* _Brief_: Exactly reproduce the lines from the line containing "Set h(x) = f(r(x))" to the end of the data below, inclusive, and nothing else.

* _Stored data entries_:
Segment Open

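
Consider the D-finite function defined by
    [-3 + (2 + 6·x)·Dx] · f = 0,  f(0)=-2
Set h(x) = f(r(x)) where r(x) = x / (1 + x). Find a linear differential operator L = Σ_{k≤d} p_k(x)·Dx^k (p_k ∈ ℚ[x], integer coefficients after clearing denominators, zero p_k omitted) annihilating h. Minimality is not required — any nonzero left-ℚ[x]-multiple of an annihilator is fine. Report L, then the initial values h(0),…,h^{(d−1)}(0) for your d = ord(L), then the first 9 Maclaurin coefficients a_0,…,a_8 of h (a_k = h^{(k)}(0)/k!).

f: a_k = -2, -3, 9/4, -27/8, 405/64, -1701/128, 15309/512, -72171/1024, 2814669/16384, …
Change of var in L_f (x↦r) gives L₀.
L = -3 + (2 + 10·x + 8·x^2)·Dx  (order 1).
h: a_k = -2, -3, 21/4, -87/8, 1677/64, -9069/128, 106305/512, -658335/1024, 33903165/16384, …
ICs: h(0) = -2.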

Segment Closed

* _Written response_:
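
Set h(x) = f(r(x)) where r(x) = x / (1 + x). Find a linear differential operator L = Σ_{k≤d} p_k(x)·Dx^k (p_k ∈ ℚ[x], integer coefficients after clearing denominators, zero p_k omitted) annihilating h. Minimality is not required — any nonzero left-ℚ[x]-multiple of an annihilator is fine. Report L, then the initial values h(0),…,h^{(d−1)}(0) for your d = ord(L), then the first 9 Maclaurin coefficients a_0,…,a_8 of h (a_k = h^{(k)}(0)/k!).

f: a_k = -2, -3, 9/4, -27/8, 405/64, -1701/128, 15309/512, -72171/1024, 2814669/16384, …
Change of var in L_f (x↦r) gives L₀.
L = -3 + (2 + 10·x + 8·x^2)·Dx  (order 1).
h: a_k = -2, -3, 21/4, -87/8, 1677/64, -9069/128, 106305/512, -658335/1024, 33903165/16384, …
ICs: h(0) = -2.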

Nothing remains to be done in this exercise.